** Information shown follows **

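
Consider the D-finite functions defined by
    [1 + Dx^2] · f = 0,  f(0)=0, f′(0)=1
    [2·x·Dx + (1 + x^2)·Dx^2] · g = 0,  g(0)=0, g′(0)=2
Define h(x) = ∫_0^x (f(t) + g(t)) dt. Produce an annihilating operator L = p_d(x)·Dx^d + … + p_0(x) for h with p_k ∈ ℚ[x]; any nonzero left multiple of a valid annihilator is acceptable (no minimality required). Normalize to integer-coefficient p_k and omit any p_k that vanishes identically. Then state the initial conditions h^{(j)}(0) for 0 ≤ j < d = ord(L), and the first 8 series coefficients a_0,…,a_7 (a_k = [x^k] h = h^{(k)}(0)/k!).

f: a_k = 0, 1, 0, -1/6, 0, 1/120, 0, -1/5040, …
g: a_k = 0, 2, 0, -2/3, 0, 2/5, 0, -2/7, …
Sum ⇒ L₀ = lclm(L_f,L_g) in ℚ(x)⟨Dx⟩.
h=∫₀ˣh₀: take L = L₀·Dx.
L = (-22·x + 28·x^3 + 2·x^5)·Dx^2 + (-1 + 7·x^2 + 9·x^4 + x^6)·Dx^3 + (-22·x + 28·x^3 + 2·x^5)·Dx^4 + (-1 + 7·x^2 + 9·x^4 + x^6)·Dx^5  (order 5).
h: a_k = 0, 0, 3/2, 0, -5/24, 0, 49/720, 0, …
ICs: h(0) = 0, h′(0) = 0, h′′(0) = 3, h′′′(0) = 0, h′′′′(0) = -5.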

** End of Information shown **
** Information shown follows **

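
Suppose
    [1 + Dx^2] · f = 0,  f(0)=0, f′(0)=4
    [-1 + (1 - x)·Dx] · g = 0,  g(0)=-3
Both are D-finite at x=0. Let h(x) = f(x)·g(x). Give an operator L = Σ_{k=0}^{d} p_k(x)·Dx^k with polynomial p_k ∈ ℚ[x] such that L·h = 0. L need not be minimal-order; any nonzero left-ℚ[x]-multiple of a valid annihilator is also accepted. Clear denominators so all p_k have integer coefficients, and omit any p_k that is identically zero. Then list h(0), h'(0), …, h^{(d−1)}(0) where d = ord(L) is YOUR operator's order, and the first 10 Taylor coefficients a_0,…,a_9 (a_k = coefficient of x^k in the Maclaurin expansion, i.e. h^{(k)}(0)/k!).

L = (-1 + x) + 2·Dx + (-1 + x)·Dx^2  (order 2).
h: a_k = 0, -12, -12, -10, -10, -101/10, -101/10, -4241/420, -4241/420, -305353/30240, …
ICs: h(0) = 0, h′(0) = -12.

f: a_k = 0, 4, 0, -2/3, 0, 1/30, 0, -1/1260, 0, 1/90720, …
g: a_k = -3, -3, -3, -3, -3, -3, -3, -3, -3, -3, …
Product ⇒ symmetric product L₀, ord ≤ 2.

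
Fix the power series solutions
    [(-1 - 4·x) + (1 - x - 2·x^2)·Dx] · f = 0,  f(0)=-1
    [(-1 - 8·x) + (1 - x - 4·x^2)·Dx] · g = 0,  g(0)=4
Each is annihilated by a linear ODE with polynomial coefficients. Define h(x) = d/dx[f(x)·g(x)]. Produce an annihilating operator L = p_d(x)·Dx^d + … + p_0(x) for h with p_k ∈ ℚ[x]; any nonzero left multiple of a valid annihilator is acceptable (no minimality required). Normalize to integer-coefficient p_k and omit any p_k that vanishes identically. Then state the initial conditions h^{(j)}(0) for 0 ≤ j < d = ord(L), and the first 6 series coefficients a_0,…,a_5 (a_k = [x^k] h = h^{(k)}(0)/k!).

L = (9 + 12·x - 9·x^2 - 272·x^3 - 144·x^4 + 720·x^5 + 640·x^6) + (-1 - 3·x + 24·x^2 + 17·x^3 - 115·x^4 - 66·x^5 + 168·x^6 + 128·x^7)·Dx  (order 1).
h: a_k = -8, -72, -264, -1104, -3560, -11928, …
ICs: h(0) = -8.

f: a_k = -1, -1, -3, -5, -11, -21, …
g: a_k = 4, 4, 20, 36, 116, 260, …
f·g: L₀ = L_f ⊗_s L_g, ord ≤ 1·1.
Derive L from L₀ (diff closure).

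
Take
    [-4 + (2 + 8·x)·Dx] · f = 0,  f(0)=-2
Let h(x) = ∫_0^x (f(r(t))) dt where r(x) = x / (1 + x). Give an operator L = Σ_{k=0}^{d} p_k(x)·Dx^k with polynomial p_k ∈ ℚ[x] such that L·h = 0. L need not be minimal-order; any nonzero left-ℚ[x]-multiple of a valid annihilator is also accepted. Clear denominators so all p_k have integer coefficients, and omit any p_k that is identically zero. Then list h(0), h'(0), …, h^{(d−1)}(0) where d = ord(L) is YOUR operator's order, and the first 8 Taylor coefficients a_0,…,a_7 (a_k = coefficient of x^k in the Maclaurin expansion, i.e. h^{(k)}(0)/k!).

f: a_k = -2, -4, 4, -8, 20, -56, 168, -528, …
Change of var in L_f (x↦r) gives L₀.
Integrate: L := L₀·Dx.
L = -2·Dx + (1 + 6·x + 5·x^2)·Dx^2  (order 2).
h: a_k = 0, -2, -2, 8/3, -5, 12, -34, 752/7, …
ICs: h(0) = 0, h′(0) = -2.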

** End of Information shown **

§ Work task:
Taking the entries above, restate exactly those lines that fall between the line with "Consider the D-finite functions defined by" and the line with "[2·x·Dx + (1", keeping both of those lines too.

§ Output of the task:
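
Consider the D-finite functions defined by
    [1 + Dx^2] · f = 0,  f(0)=0, f′(0)=1
    [2·x·Dx + (1 + x^2)·Dx^2] · g = 0,  g(0)=0, g′(0)=2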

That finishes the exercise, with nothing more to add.